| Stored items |
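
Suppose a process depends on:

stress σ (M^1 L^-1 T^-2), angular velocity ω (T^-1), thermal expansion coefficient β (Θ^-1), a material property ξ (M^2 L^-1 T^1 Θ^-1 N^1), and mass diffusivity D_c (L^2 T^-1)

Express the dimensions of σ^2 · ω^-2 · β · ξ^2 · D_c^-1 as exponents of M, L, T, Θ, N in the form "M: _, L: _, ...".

Collect each base-dimension exponent across the product:
  M: 2·(1) − 2·(0) + (0) + 2·(2) − (0) = 6
  L: 2·(-1) − 2·(0) + (0) + 2·(-1) − (2) = -6
  T: 2·(-2) − 2·(-1) + (0) + 2·(1) − (-1) = 1
  Θ: 2·(0) − 2·(0) + (-1) + 2·(-1) − (0) = -3
  N: 2·(0) − 2·(0) + (0) + 2·(1) − (0) = 2
So the dimensions are [M⁶ L⁻⁶ T Θ⁻³ N²].

M: 6, L: -6, T: 1, Θ: -3, N: 2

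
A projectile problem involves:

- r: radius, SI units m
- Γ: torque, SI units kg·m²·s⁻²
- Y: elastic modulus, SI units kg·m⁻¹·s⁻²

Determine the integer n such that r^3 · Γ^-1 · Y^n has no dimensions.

Balance the M exponent: (1)·n from Y, plus 3·(0) − (1) = -1 from the rest, must sum to zero.
n − 1 = 0, so n = 1.

1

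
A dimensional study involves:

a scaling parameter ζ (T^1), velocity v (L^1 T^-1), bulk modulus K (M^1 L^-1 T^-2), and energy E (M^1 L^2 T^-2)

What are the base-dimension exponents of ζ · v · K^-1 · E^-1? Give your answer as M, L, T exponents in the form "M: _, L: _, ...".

M: -2, L: 0, T: 4

Collect each base-dimension exponent across the product:
  M: (0) + (0) − (1) − (1) = -2
  L: (0) + (1) − (-1) − (2) = 0
  T: (1) + (-1) − (-2) − (-2) = 4
So the dimensions are [M⁻² T⁴].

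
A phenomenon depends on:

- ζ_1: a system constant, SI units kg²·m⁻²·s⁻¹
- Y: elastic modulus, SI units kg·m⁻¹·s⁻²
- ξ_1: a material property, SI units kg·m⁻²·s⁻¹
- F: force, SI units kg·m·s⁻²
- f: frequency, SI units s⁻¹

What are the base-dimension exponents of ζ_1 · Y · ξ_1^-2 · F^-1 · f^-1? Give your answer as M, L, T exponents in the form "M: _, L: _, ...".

M: 0, L: 0, T: 2

Collect each base-dimension exponent across the product:
  M: (2) + (1) − 2·(1) − (1) − (0) = 0
  L: (-2) + (-1) − 2·(-2) − (1) − (0) = 0
  T: (-1) + (-2) − 2·(-1) − (-2) − (-1) = 2
So the dimensions are [T²].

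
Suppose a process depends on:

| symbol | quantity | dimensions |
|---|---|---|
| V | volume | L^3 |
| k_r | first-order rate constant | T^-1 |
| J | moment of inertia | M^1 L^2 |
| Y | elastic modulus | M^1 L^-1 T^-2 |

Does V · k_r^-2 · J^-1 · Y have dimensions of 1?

yes

Sum the exponent of each base dimension across the product:
  M: [V]_M − 2·[k_r]_M − [J]_M + [Y]_M = (0) − 2·(0) − (1) + (1) = 0
  L: [V]_L − 2·[k_r]_L − [J]_L + [Y]_L = (3) − 2·(0) − (2) + (-1) = 0
  T: [V]_T − 2·[k_r]_T − [J]_T + [Y]_T = (0) − 2·(-1) − (0) + (-2) = 0
  N: [V]_N − 2·[k_r]_N − [J]_N + [Y]_N = (0) − 2·(0) − (0) + (0) = 0
All base exponents vanish — dimensionless.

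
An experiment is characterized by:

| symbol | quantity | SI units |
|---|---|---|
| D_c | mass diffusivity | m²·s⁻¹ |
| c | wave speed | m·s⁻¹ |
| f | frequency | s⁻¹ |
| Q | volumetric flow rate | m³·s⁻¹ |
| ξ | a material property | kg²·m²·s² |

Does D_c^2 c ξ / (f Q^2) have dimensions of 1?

no

Sum the exponent of each base dimension across the product:
  M: 2·[D_c]_M + [c]_M − [f]_M − 2·[Q]_M + [ξ]_M = 2·(0) + (0) − (0) − 2·(0) + (2) = 2
  L: 2·[D_c]_L + [c]_L − [f]_L − 2·[Q]_L + [ξ]_L = 2·(2) + (1) − (0) − 2·(3) + (2) = 1
  T: 2·[D_c]_T + [c]_T − [f]_T − 2·[Q]_T + [ξ]_T = 2·(-1) + (-1) − (-1) − 2·(-1) + (2) = 2
Net dimensions [M² L T²] ≠ [1] — not dimensionless.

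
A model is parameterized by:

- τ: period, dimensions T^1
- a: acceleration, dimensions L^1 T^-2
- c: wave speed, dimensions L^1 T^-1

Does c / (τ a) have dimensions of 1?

Sum the exponent of each base dimension across the product:
  M: −[τ]_M − [a]_M + [c]_M = −(0) − (0) + (0) = 0
  L: −[τ]_L − [a]_L + [c]_L = −(0) − (1) + (1) = 0
  T: −[τ]_T − [a]_T + [c]_T = −(1) − (-2) + (-1) = 0
  I: −[τ]_I − [a]_I + [c]_I = −(0) − (0) + (0) = 0
All base exponents vanish — dimensionless.

yes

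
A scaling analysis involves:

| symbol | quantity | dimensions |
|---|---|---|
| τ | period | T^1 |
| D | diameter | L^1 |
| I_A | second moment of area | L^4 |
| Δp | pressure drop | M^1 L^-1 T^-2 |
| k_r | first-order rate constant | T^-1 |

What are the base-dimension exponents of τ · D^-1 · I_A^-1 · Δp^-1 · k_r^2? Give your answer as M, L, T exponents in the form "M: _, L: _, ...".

M: -1, L: -4, T: 1

Collect each base-dimension exponent across the product:
  M: (0) − (0) − (0) − (1) + 2·(0) = -1
  L: (0) − (1) − (4) − (-1) + 2·(0) = -4
  T: (1) − (0) − (0) − (-2) + 2·(-1) = 1
So the dimensions are [M⁻¹ L⁻⁴ T].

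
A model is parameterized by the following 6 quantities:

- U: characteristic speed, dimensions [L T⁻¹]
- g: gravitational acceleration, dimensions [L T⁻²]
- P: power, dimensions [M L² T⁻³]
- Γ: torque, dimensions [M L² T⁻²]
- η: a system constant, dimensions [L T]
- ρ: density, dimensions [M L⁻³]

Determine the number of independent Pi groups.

There are 6 variables and 3 base dimensions (M, L, T).
The dimension matrix has rank 3.
Independent dimensionless groups: 6 − 3 = 3.

3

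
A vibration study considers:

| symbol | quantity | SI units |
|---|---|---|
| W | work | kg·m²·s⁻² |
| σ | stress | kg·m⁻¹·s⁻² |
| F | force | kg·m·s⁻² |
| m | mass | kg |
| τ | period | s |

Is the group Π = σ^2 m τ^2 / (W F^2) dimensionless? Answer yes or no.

no

Sum the exponent of each base dimension across the product:
  M: −[W]_M + 2·[σ]_M − 2·[F]_M + [m]_M + 2·[τ]_M = −(1) + 2·(1) − 2·(1) + (1) + 2·(0) = 0
  L: −[W]_L + 2·[σ]_L − 2·[F]_L + [m]_L + 2·[τ]_L = −(2) + 2·(-1) − 2·(1) + (0) + 2·(0) = -6
  T: −[W]_T + 2·[σ]_T − 2·[F]_T + [m]_T + 2·[τ]_T = −(-2) + 2·(-2) − 2·(-2) + (0) + 2·(1) = 4
Net dimensions [L⁻⁶ T⁴] ≠ [1] — not dimensionless.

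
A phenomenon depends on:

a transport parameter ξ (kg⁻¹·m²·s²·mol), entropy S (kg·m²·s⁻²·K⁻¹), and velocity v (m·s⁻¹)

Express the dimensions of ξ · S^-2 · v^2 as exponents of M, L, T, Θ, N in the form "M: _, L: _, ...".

Collect each base-dimension exponent across the product:
  M: (-1) − 2·(1) + 2·(0) = -3
  L: (2) − 2·(2) + 2·(1) = 0
  T: (2) − 2·(-2) + 2·(-1) = 4
  Θ: (0) − 2·(-1) + 2·(0) = 2
  N: (1) − 2·(0) + 2·(0) = 1
So the dimensions are [M⁻³ T⁴ Θ² N].

M: -3, L: 0, T: 4, Θ: 2, N: 1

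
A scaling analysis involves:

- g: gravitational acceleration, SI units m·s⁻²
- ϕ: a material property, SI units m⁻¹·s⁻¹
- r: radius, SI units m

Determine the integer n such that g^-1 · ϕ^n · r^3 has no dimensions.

2

Balance the L exponent: (-1)·n from ϕ, plus −(1) + 3·(1) = 2 from the rest, must sum to zero.
−n + 2 = 0, so n = 2.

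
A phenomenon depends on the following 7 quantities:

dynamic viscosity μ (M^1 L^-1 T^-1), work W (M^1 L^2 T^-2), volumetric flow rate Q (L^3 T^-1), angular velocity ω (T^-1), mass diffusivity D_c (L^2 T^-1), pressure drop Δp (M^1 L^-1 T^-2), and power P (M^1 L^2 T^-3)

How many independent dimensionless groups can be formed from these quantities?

4

There are 7 variables and 3 base dimensions (M, L, T).
The dimension matrix has rank 3.
Independent dimensionless groups: 7 − 3 = 4.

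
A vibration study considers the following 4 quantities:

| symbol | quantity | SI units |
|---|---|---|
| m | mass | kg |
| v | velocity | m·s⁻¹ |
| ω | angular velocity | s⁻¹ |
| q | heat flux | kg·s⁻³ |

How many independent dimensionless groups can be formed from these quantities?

There are 4 variables and 3 base dimensions (M, L, T).
The dimension matrix has rank 3.
Independent dimensionless groups: 4 − 3 = 1.

1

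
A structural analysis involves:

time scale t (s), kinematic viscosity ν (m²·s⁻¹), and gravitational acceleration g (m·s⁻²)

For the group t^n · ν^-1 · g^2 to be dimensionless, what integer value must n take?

3

Balance the T exponent: (1)·n from t, plus −(-1) + 2·(-2) = -3 from the rest, must sum to zero.
n − 3 = 0, so n = 3.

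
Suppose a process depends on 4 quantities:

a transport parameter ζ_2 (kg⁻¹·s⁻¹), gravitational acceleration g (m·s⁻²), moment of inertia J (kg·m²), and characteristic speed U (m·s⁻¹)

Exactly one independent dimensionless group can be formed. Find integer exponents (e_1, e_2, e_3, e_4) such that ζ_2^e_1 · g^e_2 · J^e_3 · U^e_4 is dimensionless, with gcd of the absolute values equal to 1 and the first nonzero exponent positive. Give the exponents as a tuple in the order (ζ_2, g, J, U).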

| What is being asked |
Each line from the top of the entries above through the line containing "- Γ: torque, SI units kg·m²·s⁻²" must be transcribed exactly, and no other line may appear.

| Exercise response |
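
Suppose a process depends on:

stress σ (M^1 L^-1 T^-2), angular velocity ω (T^-1), thermal expansion coefficient β (Θ^-1), a material property ξ (M^2 L^-1 T^1 Θ^-1 N^1), and mass diffusivity D_c (L^2 T^-1)

Express the dimensions of σ^2 · ω^-2 · β · ξ^2 · D_c^-1 as exponents of M, L, T, Θ, N in the form "M: _, L: _, ...".

Collect each base-dimension exponent across the product:
  M: 2·(1) − 2·(0) + (0) + 2·(2) − (0) = 6
  L: 2·(-1) − 2·(0) + (0) + 2·(-1) − (2) = -6
  T: 2·(-2) − 2·(-1) + (0) + 2·(1) − (-1) = 1
  Θ: 2·(0) − 2·(0) + (-1) + 2·(-1) − (0) = -3
  N: 2·(0) − 2·(0) + (0) + 2·(1) − (0) = 2
So the dimensions are [M⁶ L⁻⁶ T Θ⁻³ N²].

M: 6, L: -6, T: 1, Θ: -3, N: 2

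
A projectile problem involves:

- r: radius, SI units m
- Γ: torque, SI units kg·m²·s⁻²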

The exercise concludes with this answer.